### What is being asked:
A complete, unaltered copy of the listing is needed. Write it out.

### Entries supplied:
<<<<

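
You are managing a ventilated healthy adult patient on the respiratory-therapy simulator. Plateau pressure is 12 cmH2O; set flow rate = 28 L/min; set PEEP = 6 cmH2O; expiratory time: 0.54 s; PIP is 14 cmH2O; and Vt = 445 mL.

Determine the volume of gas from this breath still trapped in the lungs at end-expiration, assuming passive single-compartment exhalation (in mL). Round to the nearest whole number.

Flow: 28 L/min ÷ 60 = 0.4667 L/s.
R = (PIP − Pplat)/V̇ = (14 − 12) / 0.4667 = 2.0/0.4667 = 4.285 cmH2O·s/L.
C = Vt/(Pplat − PEEP) = 445.0 / (12 − 6) = 445.0/6.0 = 74.167 mL/cmH2O.
τ = R × C = 4.285 × 0.07417 L/cmH2O = 0.3178 s.
Fraction remaining = e^(−Te/τ) = e^(−0.54/0.3178) = 0.1828.
Trapped volume = 445.0 × 0.1828 = 81.346 mL.

81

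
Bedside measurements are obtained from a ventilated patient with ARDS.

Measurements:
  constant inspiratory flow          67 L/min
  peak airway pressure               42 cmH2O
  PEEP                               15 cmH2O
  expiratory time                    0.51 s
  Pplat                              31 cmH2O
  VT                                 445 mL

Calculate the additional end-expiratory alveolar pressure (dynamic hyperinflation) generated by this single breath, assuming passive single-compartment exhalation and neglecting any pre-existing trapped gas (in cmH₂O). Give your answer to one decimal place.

Flow: 67 L/min ÷ 60 = 1.1167 L/s.
R = (PIP − Pplat)/V̇ = (42 − 31) / 1.1167 = 11.0/1.1167 = 9.85 cmH2O·s/L.
C = Vt/(Pplat − PEEP) = 445.0 / (31 − 15) = 445.0/16.0 = 27.813 mL/cmH2O.
τ = R × C = 9.85 × 0.02781 L/cmH2O = 0.2739 s.
Fraction remaining = e^(−Te/τ) = e^(−0.51/0.2739) = 0.1554; trapped volume = 445.0 × 0.1554 = 69.153 mL.
Additional alveolar pressure from trapping ≈ V_trapped / C = 69.153 / 27.813 = 2.486 cmH2O.

2.5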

>>>>

### Answer space:
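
You are managing a ventilated healthy adult patient on the respiratory-therapy simulator. Plateau pressure is 12 cmH2O; set flow rate = 28 L/min; set PEEP = 6 cmH2O; expiratory time: 0.54 s; PIP is 14 cmH2O; and Vt = 445 mL.

Determine the volume of gas from this breath still trapped in the lungs at end-expiration, assuming passive single-compartment exhalation (in mL). Round to the nearest whole number.

Flow: 28 L/min ÷ 60 = 0.4667 L/s.
R = (PIP − Pplat)/V̇ = (14 − 12) / 0.4667 = 2.0/0.4667 = 4.285 cmH2O·s/L.
C = Vt/(Pplat − PEEP) = 445.0 / (12 − 6) = 445.0/6.0 = 74.167 mL/cmH2O.
τ = R × C = 4.285 × 0.07417 L/cmH2O = 0.3178 s.
Fraction remaining = e^(−Te/τ) = e^(−0.54/0.3178) = 0.1828.
Trapped volume = 445.0 × 0.1828 = 81.346 mL.

81

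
Bedside measurements are obtained from a ventilated patient with ARDS.

Measurements:
  constant inspiratory flow          67 L/min
  peak airway pressure               42 cmH2O
  PEEP                               15 cmH2O
  expiratory time                    0.51 s
  Pplat                              31 cmH2O
  VT                                 445 mL

Calculate the additional end-expiratory alveolar pressure (dynamic hyperinflation) generated by this single breath, assuming passive single-compartment exhalation and neglecting any pre-existing trapped gas (in cmH₂O). Give your answer to one decimal place.

Flow: 67 L/min ÷ 60 = 1.1167 L/s.
R = (PIP − Pplat)/V̇ = (42 − 31) / 1.1167 = 11.0/1.1167 = 9.85 cmH2O·s/L.
C = Vt/(Pplat − PEEP) = 445.0 / (31 − 15) = 445.0/16.0 = 27.813 mL/cmH2O.
τ = R × C = 9.85 × 0.02781 L/cmH2O = 0.2739 s.
Fraction remaining = e^(−Te/τ) = e^(−0.51/0.2739) = 0.1554; trapped volume = 445.0 × 0.1554 = 69.153 mL.
Additional alveolar pressure from trapping ≈ V_trapped / C = 69.153 / 27.813 = 2.486 cmH2O.

2.5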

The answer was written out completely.